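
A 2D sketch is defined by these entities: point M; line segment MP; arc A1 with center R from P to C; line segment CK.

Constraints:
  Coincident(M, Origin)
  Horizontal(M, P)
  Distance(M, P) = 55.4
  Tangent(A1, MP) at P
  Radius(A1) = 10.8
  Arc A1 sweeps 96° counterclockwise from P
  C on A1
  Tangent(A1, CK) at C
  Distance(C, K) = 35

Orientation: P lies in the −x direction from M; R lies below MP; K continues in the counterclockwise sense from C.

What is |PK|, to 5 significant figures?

47.271

M is at the origin; MP is horizontal with |MP| = 55.4 and P on the −x side, so P = (-55.400, 0.0000). A1 meets MP tangentially, so RP is at right angles to MP, so R = P + (0, -10.8) = (-55.400, -10.800). On A1, P sits at bearing 90° from R; a 96° counterclockwise sweep puts C at bearing 186°, so C = R + 10.8·(cos 186°, sin 186°) = (-66.141, -11.929). The tangent condition forces RC to be normal to CK, so CK runs along (−sin 186°, cos 186°); with |CK| = 35.0, K = (-62.482, -46.737). Then |PK| = |K − P| = 47.271.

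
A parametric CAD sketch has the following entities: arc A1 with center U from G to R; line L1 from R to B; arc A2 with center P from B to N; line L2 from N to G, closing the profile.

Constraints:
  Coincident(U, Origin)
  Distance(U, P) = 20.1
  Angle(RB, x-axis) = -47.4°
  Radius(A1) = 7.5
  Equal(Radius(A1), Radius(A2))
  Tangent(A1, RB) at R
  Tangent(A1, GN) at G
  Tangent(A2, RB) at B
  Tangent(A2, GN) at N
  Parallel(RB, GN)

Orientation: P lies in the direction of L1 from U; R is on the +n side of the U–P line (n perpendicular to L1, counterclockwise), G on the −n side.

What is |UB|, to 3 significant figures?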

☆ ☆ ☆ ☆

* [EXERCISE DESCRIPTION]: Determine how many lines of the data contain the word "Distance", and reply with that number only.

* [PROBLEM SOLUTION]: 3